= Source data =
··········

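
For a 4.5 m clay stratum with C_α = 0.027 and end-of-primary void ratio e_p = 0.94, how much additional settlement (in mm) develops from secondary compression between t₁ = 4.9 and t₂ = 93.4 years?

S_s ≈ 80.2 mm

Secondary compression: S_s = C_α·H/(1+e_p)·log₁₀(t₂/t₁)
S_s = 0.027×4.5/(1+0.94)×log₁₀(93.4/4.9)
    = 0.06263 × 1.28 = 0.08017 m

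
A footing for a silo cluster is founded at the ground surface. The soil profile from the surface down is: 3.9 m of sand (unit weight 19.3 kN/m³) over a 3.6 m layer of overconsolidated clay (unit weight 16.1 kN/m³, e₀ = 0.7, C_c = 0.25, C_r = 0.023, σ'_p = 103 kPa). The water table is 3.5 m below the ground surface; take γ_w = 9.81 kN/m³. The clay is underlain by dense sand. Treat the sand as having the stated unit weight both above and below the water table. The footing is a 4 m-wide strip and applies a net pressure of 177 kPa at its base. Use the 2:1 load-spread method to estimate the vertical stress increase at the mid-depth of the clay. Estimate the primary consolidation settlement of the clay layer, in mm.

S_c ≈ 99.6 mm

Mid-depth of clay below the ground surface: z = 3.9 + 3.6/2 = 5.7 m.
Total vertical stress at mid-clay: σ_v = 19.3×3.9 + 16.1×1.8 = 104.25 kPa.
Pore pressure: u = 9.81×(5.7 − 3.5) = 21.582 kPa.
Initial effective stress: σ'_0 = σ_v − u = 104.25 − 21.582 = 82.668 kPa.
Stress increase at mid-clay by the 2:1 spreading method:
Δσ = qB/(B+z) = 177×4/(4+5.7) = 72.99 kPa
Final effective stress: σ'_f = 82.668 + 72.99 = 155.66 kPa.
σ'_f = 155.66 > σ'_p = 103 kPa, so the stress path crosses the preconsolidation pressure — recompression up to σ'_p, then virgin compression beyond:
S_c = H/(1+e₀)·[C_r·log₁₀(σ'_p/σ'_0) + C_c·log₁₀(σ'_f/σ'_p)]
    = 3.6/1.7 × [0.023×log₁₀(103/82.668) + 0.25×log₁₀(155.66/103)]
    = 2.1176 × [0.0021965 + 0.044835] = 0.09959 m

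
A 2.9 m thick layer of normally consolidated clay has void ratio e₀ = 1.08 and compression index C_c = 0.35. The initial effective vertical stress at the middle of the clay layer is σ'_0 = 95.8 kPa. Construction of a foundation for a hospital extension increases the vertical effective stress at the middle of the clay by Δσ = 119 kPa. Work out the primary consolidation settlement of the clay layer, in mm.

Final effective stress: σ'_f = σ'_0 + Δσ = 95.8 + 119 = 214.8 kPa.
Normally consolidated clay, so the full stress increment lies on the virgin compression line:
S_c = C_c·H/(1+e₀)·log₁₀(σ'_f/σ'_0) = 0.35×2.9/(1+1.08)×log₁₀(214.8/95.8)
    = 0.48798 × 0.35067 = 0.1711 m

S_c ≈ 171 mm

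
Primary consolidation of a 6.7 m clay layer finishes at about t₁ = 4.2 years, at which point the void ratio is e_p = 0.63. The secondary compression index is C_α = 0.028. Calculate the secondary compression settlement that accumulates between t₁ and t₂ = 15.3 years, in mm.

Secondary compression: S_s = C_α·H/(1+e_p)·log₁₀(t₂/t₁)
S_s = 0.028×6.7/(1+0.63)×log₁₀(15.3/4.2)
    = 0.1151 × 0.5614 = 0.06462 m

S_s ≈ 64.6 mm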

··········

Having read the entries above, repeat them exactly.

= Answer below =
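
For a 4.5 m clay stratum with C_α = 0.027 and end-of-primary void ratio e_p = 0.94, how much additional settlement (in mm) develops from secondary compression between t₁ = 4.9 and t₂ = 93.4 years?

S_s ≈ 80.2 mm

Secondary compression: S_s = C_α·H/(1+e_p)·log₁₀(t₂/t₁)
S_s = 0.027×4.5/(1+0.94)×log₁₀(93.4/4.9)
    = 0.06263 × 1.28 = 0.08017 m

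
A footing for a silo cluster is founded at the ground surface. The soil profile from the surface down is: 3.9 m of sand (unit weight 19.3 kN/m³) over a 3.6 m layer of overconsolidated clay (unit weight 16.1 kN/m³, e₀ = 0.7, C_c = 0.25, C_r = 0.023, σ'_p = 103 kPa). The water table is 3.5 m below the ground surface; take γ_w = 9.81 kN/m³. The clay is underlain by dense sand. Treat the sand as having the stated unit weight both above and below the water table. The footing is a 4 m-wide strip and applies a net pressure of 177 kPa at its base. Use the 2:1 load-spread method to estimate the vertical stress increase at the mid-depth of the clay. Estimate the primary consolidation settlement of the clay layer, in mm.

S_c ≈ 99.6 mm

Mid-depth of clay below the ground surface: z = 3.9 + 3.6/2 = 5.7 m.
Total vertical stress at mid-clay: σ_v = 19.3×3.9 + 16.1×1.8 = 104.25 kPa.
Pore pressure: u = 9.81×(5.7 − 3.5) = 21.582 kPa.
Initial effective stress: σ'_0 = σ_v − u = 104.25 − 21.582 = 82.668 kPa.
Stress increase at mid-clay by the 2:1 spreading method:
Δσ = qB/(B+z) = 177×4/(4+5.7) = 72.99 kPa
Final effective stress: σ'_f = 82.668 + 72.99 = 155.66 kPa.
σ'_f = 155.66 > σ'_p = 103 kPa, so the stress path crosses the preconsolidation pressure — recompression up to σ'_p, then virgin compression beyond:
S_c = H/(1+e₀)·[C_r·log₁₀(σ'_p/σ'_0) + C_c·log₁₀(σ'_f/σ'_p)]
    = 3.6/1.7 × [0.023×log₁₀(103/82.668) + 0.25×log₁₀(155.66/103)]
    = 2.1176 × [0.0021965 + 0.044835] = 0.09959 m

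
A 2.9 m thick layer of normally consolidated clay has void ratio e₀ = 1.08 and compression index C_c = 0.35. The initial effective vertical stress at the middle of the clay layer is σ'_0 = 95.8 kPa. Construction of a foundation for a hospital extension increases the vertical effective stress at the middle of the clay by Δσ = 119 kPa. Work out the primary consolidation settlement of the clay layer, in mm.

Final effective stress: σ'_f = σ'_0 + Δσ = 95.8 + 119 = 214.8 kPa.
Normally consolidated clay, so the full stress increment lies on the virgin compression line:
S_c = C_c·H/(1+e₀)·log₁₀(σ'_f/σ'_0) = 0.35×2.9/(1+1.08)×log₁₀(214.8/95.8)
    = 0.48798 × 0.35067 = 0.1711 m

S_c ≈ 171 mm

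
Primary consolidation of a 6.7 m clay layer finishes at about t₁ = 4.2 years, at which point the void ratio is e_p = 0.63. The secondary compression index is C_α = 0.028. Calculate the secondary compression settlement that accumulates between t₁ and t₂ = 15.3 years, in mm.

Secondary compression: S_s = C_α·H/(1+e_p)·log₁₀(t₂/t₁)
S_s = 0.028×6.7/(1+0.63)×log₁₀(15.3/4.2)
    = 0.1151 × 0.5614 = 0.06462 m

S_s ≈ 64.6 mm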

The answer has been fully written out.